- Exercise: Please keep to the lines below from the one with "clause 26: ¬w3 ∨ ¬w2" through the one with "clause 33: w1 ∨ w0", and restate them word for word, ends included.

(Records drawn from a dataset)

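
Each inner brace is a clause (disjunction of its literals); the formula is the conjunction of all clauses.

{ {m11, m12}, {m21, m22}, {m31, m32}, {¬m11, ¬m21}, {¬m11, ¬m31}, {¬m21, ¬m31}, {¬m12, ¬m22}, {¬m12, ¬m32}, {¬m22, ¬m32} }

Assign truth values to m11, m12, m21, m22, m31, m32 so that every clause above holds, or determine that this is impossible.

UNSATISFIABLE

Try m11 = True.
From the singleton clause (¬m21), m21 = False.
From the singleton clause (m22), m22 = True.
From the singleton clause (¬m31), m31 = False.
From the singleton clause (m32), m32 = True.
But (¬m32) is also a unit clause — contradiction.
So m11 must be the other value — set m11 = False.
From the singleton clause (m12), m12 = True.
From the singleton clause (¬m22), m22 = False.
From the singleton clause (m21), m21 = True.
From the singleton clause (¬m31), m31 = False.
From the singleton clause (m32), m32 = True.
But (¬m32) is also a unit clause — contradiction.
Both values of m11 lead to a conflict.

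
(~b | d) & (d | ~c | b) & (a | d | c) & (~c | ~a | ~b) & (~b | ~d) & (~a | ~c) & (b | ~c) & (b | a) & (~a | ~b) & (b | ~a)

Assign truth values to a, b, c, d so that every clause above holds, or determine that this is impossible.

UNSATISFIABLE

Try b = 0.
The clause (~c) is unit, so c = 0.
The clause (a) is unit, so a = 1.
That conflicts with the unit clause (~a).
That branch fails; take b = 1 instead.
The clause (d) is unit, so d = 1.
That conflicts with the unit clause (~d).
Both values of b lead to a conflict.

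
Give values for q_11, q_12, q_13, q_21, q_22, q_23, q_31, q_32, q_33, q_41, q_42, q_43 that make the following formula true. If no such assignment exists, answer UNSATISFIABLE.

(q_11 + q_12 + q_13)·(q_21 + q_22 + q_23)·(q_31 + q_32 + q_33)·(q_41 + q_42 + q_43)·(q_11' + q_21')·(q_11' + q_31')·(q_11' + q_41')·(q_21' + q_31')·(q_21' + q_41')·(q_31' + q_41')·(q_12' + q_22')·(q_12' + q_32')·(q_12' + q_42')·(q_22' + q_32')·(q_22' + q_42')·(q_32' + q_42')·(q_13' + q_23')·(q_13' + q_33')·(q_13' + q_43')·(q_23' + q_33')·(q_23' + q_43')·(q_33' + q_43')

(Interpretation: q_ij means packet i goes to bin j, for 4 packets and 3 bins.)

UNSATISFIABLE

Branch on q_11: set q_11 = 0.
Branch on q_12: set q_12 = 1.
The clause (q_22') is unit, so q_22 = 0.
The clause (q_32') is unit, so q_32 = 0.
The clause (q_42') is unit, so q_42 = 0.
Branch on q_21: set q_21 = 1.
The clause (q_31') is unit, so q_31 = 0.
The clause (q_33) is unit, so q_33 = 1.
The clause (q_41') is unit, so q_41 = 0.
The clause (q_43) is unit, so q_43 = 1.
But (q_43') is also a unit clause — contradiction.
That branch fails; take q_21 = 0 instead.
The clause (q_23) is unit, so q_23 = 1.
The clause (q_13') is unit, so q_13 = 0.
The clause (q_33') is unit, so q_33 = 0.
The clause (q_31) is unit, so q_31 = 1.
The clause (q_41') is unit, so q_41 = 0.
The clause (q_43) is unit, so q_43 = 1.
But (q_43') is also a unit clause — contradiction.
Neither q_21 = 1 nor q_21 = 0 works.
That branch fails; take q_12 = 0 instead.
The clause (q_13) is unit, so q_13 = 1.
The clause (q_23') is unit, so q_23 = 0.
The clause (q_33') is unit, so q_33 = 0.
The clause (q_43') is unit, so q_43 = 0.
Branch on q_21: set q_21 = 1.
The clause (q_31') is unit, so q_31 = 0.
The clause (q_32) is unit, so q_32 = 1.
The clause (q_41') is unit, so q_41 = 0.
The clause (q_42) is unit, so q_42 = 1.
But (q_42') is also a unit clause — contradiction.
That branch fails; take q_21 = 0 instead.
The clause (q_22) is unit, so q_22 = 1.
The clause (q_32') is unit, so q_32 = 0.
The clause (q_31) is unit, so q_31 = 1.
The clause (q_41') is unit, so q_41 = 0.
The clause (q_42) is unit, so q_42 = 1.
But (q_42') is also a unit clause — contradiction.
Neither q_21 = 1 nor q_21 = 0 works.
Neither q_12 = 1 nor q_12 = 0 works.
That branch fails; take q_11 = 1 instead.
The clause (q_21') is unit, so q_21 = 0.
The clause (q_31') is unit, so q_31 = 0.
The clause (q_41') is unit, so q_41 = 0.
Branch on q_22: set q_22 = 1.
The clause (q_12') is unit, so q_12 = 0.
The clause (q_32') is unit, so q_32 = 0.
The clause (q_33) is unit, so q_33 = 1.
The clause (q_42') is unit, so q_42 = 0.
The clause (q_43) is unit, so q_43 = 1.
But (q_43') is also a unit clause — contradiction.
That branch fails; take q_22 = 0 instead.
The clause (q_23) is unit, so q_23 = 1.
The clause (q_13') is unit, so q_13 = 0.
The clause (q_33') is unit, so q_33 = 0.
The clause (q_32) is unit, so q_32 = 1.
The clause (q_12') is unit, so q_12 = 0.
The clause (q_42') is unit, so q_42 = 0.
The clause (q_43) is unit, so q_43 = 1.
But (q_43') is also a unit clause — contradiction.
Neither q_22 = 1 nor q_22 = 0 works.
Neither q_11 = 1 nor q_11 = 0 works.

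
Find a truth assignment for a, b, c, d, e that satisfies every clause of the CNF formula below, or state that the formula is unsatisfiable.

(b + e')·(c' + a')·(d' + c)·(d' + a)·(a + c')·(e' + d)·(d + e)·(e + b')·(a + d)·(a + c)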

--

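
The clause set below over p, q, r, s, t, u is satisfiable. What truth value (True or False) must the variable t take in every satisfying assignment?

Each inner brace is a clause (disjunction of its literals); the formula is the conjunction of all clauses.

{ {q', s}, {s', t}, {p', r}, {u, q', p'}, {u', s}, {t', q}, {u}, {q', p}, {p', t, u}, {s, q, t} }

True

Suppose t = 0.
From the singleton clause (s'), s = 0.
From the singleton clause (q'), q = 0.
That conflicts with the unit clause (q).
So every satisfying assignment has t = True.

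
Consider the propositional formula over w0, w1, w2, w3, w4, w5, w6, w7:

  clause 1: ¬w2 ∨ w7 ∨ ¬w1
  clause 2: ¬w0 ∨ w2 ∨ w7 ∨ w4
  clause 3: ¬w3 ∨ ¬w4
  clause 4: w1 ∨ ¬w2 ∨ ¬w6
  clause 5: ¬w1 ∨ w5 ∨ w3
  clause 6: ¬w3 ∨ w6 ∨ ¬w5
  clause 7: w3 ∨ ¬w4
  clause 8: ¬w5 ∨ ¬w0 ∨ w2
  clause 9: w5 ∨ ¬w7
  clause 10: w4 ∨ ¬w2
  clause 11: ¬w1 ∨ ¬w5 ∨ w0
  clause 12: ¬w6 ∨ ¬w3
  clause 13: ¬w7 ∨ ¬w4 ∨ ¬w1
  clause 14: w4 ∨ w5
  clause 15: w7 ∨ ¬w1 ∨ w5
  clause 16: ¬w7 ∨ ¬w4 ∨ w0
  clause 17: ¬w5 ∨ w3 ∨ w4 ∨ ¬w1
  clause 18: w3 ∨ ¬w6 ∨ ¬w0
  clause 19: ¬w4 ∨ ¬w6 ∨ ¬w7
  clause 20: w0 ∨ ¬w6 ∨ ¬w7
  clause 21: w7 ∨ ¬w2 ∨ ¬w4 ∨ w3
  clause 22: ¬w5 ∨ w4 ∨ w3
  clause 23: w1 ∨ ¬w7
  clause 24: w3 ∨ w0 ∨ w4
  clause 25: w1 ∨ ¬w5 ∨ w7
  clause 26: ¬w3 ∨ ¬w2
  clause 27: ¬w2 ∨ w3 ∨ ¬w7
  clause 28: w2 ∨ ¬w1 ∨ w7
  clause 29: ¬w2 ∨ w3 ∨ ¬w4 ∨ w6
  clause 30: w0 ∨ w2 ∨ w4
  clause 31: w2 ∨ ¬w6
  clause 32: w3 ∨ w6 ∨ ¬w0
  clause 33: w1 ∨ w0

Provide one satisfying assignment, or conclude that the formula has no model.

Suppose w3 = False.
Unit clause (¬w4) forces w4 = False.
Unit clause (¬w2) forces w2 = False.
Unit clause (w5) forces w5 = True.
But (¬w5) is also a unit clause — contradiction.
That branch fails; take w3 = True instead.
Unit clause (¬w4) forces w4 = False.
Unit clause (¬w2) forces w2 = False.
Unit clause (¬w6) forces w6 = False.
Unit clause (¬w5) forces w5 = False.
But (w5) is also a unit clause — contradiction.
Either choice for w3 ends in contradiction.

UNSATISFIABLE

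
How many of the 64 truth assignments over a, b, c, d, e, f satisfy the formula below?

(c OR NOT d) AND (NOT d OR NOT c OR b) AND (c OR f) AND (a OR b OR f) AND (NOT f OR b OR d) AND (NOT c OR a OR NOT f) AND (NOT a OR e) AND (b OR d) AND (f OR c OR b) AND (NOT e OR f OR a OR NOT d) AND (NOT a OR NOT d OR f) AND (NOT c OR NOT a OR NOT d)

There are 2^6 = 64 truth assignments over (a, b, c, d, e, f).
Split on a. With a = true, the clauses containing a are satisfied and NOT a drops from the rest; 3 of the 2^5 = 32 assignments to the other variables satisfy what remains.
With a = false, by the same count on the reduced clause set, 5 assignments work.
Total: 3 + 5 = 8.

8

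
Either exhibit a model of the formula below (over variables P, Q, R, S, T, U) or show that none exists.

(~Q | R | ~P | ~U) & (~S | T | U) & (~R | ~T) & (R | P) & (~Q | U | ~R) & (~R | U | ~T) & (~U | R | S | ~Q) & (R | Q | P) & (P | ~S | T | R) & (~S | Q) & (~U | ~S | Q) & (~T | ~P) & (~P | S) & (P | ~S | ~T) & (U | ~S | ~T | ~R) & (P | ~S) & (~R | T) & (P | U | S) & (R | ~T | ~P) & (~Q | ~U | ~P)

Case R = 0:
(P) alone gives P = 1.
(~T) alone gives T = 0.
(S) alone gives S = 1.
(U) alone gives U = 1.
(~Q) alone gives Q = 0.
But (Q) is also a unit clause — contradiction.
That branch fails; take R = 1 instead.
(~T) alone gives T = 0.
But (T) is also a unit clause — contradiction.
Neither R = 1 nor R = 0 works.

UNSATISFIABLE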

- Solution to the problem:
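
  clause 26: ¬w3 ∨ ¬w2
  clause 27: ¬w2 ∨ w3 ∨ ¬w7
  clause 28: w2 ∨ ¬w1 ∨ w7
  clause 29: ¬w2 ∨ w3 ∨ ¬w4 ∨ w6
  clause 30: w0 ∨ w2 ∨ w4
  clause 31: w2 ∨ ¬w6
  clause 32: w3 ∨ w6 ∨ ¬w0
  clause 33: w1 ∨ w0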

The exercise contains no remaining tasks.